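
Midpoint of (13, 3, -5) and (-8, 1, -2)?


Midpoint = ((13+-8)/2, (3+1)/2, (-5+-2)/2) = (2.5, 2, -3.5)

(2.5, 2, -3.5)


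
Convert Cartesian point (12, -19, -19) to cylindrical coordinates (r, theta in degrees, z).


r = sqrt(12^2 + (-19)^2) = 22.4722
theta = atan2(-19, 12) = 302.2756 deg
z = -19

r = 22.4722, theta = 302.2756 deg, z = -19


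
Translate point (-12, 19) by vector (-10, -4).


Translation: (x+dx, y+dy) = (-12+-10, 19+-4) = (-22, 15)

(-22, 15)


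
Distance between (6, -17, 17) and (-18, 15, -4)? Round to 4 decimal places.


d = sqrt((-18-6)^2 + (15--17)^2 + (-4-17)^2) = 45.1774

45.1774


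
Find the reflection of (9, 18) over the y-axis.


Reflection across y-axis: (x, y) -> (-x, y)
(9, 18) -> (-9, 18)

(-9, 18)


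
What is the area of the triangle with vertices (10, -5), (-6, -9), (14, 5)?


Area = |x1(y2-y3) + x2(y3-y1) + x3(y1-y2)| / 2
= |10*(-9-5) + -6*(5--5) + 14*(-5--9)| / 2
= 72

72


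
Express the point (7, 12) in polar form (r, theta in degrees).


r = sqrt(7^2 + 12^2) = 13.8924
theta = atan2(12, 7) = 59.7436 degrees

r = 13.8924, theta = 59.7436 degrees


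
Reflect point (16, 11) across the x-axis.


Reflection across x-axis: (x, y) -> (x, -y)
(16, 11) -> (16, -11)

(16, -11)


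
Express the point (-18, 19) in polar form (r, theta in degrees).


r = sqrt((-18)^2 + 19^2) = 26.1725
theta = atan2(19, -18) = 133.4518 degrees

r = 26.1725, theta = 133.4518 degrees


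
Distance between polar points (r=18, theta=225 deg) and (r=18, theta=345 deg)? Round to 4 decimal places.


d = sqrt(r1^2 + r2^2 - 2*r1*r2*cos(t2-t1))
d = sqrt(18^2 + 18^2 - 2*18*18*cos(345-225)) = 31.1769

31.1769


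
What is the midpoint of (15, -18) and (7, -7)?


Midpoint = ((15+7)/2, (-18+-7)/2) = (11, -12.5)

(11, -12.5)


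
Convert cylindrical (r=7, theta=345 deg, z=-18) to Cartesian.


x = 7 * cos(345) = 6.7615
y = 7 * sin(345) = -1.8117
z = -18

(6.7615, -1.8117, -18)


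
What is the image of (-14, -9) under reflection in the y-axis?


Reflection across y-axis: (x, y) -> (-x, y)
(-14, -9) -> (14, -9)

(14, -9)


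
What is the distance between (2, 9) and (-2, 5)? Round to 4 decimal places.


d = sqrt((-2-2)^2 + (5-9)^2) = 5.6569

5.6569


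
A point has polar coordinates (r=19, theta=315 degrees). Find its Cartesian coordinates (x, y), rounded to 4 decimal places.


x = 19 * cos(315) = 13.435
y = 19 * sin(315) = -13.435

(13.435, -13.435)


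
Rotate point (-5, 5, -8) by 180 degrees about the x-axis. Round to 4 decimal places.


x' = -5
y' = 5*cos(180) - -8*sin(180) = -5
z' = 5*sin(180) + -8*cos(180) = 8

(-5, -5, 8)


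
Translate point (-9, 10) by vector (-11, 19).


Translation: (x+dx, y+dy) = (-9+-11, 10+19) = (-20, 29)

(-20, 29)


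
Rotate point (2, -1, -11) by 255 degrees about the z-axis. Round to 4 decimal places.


x' = 2*cos(255) - -1*sin(255) = -1.4836
y' = 2*sin(255) + -1*cos(255) = -1.673
z' = -11

(-1.4836, -1.673, -11)


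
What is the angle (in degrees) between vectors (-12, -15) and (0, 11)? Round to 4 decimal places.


dot = -12*0 + -15*11 = -165
|u| = 19.2094, |v| = 11
cos(angle) = -0.7809
angle = 141.3402 degrees

141.3402 degrees


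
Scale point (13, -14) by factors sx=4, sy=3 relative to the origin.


Scaling: (x*sx, y*sy) = (13*4, -14*3) = (52, -42)

(52, -42)


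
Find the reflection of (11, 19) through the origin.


Reflection through origin: (x, y) -> (-x, -y)
(11, 19) -> (-11, -19)

(-11, -19)


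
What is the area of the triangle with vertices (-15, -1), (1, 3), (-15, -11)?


Area = |x1(y2-y3) + x2(y3-y1) + x3(y1-y2)| / 2
= |-15*(3--11) + 1*(-11--1) + -15*(-1-3)| / 2
= 80

80


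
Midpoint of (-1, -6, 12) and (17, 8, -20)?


Midpoint = ((-1+17)/2, (-6+8)/2, (12+-20)/2) = (8, 1, -4)

(8, 1, -4)


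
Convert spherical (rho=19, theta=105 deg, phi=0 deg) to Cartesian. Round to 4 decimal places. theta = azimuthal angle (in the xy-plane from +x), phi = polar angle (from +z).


x = 19 * sin(0) * cos(105) = 0
y = 19 * sin(0) * sin(105) = 0
z = 19 * cos(0) = 19

(0, 0, 19)


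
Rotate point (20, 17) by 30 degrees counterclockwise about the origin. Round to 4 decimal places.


x' = 20*cos(30) - 17*sin(30) = 8.8205
y' = 20*sin(30) + 17*cos(30) = 24.7224

(8.8205, 24.7224)


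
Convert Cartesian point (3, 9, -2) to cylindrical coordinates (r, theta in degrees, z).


r = sqrt(3^2 + 9^2) = 9.4868
theta = atan2(9, 3) = 71.5651 deg
z = -2

r = 9.4868, theta = 71.5651 deg, z = -2


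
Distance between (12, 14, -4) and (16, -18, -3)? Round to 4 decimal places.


d = sqrt((16-12)^2 + (-18-14)^2 + (-3--4)^2) = 32.2645

32.2645


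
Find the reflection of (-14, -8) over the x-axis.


Reflection across x-axis: (x, y) -> (x, -y)
(-14, -8) -> (-14, 8)

(-14, 8)


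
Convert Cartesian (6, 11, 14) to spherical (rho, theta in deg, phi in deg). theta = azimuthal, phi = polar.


rho = sqrt(6^2 + 11^2 + 14^2) = 18.7883
theta = atan2(11, 6) = 61.3895 deg
phi = acos(14/18.7883) = 41.8285 deg

rho = 18.7883, theta = 61.3895 deg, phi = 41.8285 deg


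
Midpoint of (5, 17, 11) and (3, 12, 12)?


Midpoint = ((5+3)/2, (17+12)/2, (11+12)/2) = (4, 14.5, 11.5)

(4, 14.5, 11.5)


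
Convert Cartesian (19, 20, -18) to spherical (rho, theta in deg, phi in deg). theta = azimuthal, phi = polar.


rho = sqrt(19^2 + 20^2 + (-18)^2) = 32.9393
theta = atan2(20, 19) = 46.4688 deg
phi = acos(-18/32.9393) = 123.1244 deg

rho = 32.9393, theta = 46.4688 deg, phi = 123.1244 deg


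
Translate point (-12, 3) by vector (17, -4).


Translation: (x+dx, y+dy) = (-12+17, 3+-4) = (5, -1)

(5, -1)


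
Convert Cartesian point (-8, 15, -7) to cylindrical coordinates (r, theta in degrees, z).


r = sqrt((-8)^2 + 15^2) = 17
theta = atan2(15, -8) = 118.0725 deg
z = -7

r = 17, theta = 118.0725 deg, z = -7


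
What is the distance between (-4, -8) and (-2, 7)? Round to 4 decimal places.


d = sqrt((-2--4)^2 + (7--8)^2) = 15.1327

15.1327


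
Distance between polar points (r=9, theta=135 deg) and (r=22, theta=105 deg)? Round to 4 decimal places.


d = sqrt(r1^2 + r2^2 - 2*r1*r2*cos(t2-t1))
d = sqrt(9^2 + 22^2 - 2*9*22*cos(105-135)) = 14.9015

14.9015


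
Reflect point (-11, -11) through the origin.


Reflection through origin: (x, y) -> (-x, -y)
(-11, -11) -> (11, 11)

(11, 11)


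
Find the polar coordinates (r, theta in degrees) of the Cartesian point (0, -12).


r = sqrt(0^2 + (-12)^2) = 12
theta = atan2(-12, 0) = 270 degrees

r = 12, theta = 270 degrees


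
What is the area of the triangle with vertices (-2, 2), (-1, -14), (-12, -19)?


Area = |x1(y2-y3) + x2(y3-y1) + x3(y1-y2)| / 2
= |-2*(-14--19) + -1*(-19-2) + -12*(2--14)| / 2
= 90.5

90.5


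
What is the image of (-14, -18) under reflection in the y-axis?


Reflection across y-axis: (x, y) -> (-x, y)
(-14, -18) -> (14, -18)

(14, -18)


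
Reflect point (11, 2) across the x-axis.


Reflection across x-axis: (x, y) -> (x, -y)
(11, 2) -> (11, -2)

(11, -2)


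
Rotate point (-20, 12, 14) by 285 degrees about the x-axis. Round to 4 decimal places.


x' = -20
y' = 12*cos(285) - 14*sin(285) = 16.6288
z' = 12*sin(285) + 14*cos(285) = -7.9676

(-20, 16.6288, -7.9676)


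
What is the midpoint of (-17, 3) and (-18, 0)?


Midpoint = ((-17+-18)/2, (3+0)/2) = (-17.5, 1.5)

(-17.5, 1.5)


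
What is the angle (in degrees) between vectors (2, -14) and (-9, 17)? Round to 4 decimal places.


dot = 2*-9 + -14*17 = -256
|u| = 14.1421, |v| = 19.2354
cos(angle) = -0.9411
angle = 160.2328 degrees

160.2328 degrees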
________________________
• EXERCISE
Output these and nothing else: the lines from the one holding "What is the midpoint of (-17, 3)" through the final line of the entries above, exactly as they appear.

• ANSWER TO THIS PROBLEM
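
What is the midpoint of (-17, 3) and (-18, 0)?


Midpoint = ((-17+-18)/2, (3+0)/2) = (-17.5, 1.5)

(-17.5, 1.5)


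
What is the angle (in degrees) between vectors (2, -14) and (-9, 17)? Round to 4 decimal places.


dot = 2*-9 + -14*17 = -256
|u| = 14.1421, |v| = 19.2354
cos(angle) = -0.9411
angle = 160.2328 degrees

160.2328 degrees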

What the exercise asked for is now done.